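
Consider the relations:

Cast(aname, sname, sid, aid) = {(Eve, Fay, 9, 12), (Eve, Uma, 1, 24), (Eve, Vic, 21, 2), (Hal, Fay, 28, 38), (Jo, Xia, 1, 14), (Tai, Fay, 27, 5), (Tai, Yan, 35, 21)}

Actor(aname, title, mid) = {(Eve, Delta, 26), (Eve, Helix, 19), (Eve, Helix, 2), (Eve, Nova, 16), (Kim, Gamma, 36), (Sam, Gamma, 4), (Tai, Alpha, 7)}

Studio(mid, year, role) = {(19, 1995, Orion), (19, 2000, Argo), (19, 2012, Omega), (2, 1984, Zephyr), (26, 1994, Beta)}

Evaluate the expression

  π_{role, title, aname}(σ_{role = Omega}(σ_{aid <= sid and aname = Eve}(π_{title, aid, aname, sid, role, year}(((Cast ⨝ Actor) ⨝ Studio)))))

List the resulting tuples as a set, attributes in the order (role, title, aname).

{(Omega, Helix, Eve)}

Natural join on aname: {(Eve, Fay, 9, 12, Delta, 26), (Eve, Fay, 9, 12, Helix, 19), (Eve, Fay, 9, 12, Helix, 2), (Eve, Fay, 9, 12, Nova, 16), (Eve, Uma, 1, 24, Delta, 26), (Eve, Uma, 1, 24, Helix, 19), (Eve, Uma, 1, 24, Helix, 2), (Eve, Uma, 1, 24, Nova, 16), (Eve, Vic, 21, 2, Delta, 26), (Eve, Vic, 21, 2, Helix, 19), (Eve, Vic, 21, 2, Helix, 2), (Eve, Vic, 21, 2, Nova, 16), (Tai, Fay, 27, 5, Alpha, 7), (Tai, Yan, 35, 21, Alpha, 7)}
Natural join on mid: {(Eve, Fay, 9, 12, Delta, 26, 1994, Beta), (Eve, Fay, 9, 12, Helix, 19, 1995, Orion), (Eve, Fay, 9, 12, Helix, 19, 2000, Argo), (Eve, Fay, 9, 12, Helix, 19, 2012, Omega), (Eve, Fay, 9, 12, Helix, 2, 1984, Zephyr), (Eve, Uma, 1, 24, Delta, 26, 1994, Beta), (Eve, Uma, 1, 24, Helix, 19, 1995, Orion), (Eve, Uma, 1, 24, Helix, 19, 2000, Argo), (Eve, Uma, 1, 24, Helix, 19, 2012, Omega), (Eve, Uma, 1, 24, Helix, 2, 1984, Zephyr), (Eve, Vic, 21, 2, Delta, 26, 1994, Beta), (Eve, Vic, 21, 2, Helix, 19, 1995, Orion), (Eve, Vic, 21, 2, Helix, 19, 2000, Argo), (Eve, Vic, 21, 2, Helix, 19, 2012, Omega), (Eve, Vic, 21, 2, Helix, 2, 1984, Zephyr)}
Projecting to title, aid, aname, sid, role, year: {(Delta, 12, Eve, 9, Beta, 1994), (Delta, 2, Eve, 21, Beta, 1994), (Delta, 24, Eve, 1, Beta, 1994), (Helix, 12, Eve, 9, Argo, 2000), (Helix, 12, Eve, 9, Omega, 2012), (Helix, 12, Eve, 9, Orion, 1995), (Helix, 12, Eve, 9, Zephyr, 1984), (Helix, 2, Eve, 21, Argo, 2000), (Helix, 2, Eve, 21, Omega, 2012), (Helix, 2, Eve, 21, Orion, 1995), (Helix, 2, Eve, 21, Zephyr, 1984), (Helix, 24, Eve, 1, Argo, 2000), (Helix, 24, Eve, 1, Omega, 2012), (Helix, 24, Eve, 1, Orion, 1995), (Helix, 24, Eve, 1, Zephyr, 1984)}
Filtering on aid <= sid and aname = Eve leaves {(Delta, 2, Eve, 21, Beta, 1994), (Helix, 2, Eve, 21, Argo, 2000), (Helix, 2, Eve, 21, Omega, 2012), (Helix, 2, Eve, 21, Orion, 1995), (Helix, 2, Eve, 21, Zephyr, 1984)}.
Filtering on role = Omega leaves {(Helix, 2, Eve, 21, Omega, 2012)}.
Projecting to role, title, aname: {(Omega, Helix, Eve)}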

What you have to do:
Reply with nothing except the number of lines in the listing above that include "Actor".

Answer box:
2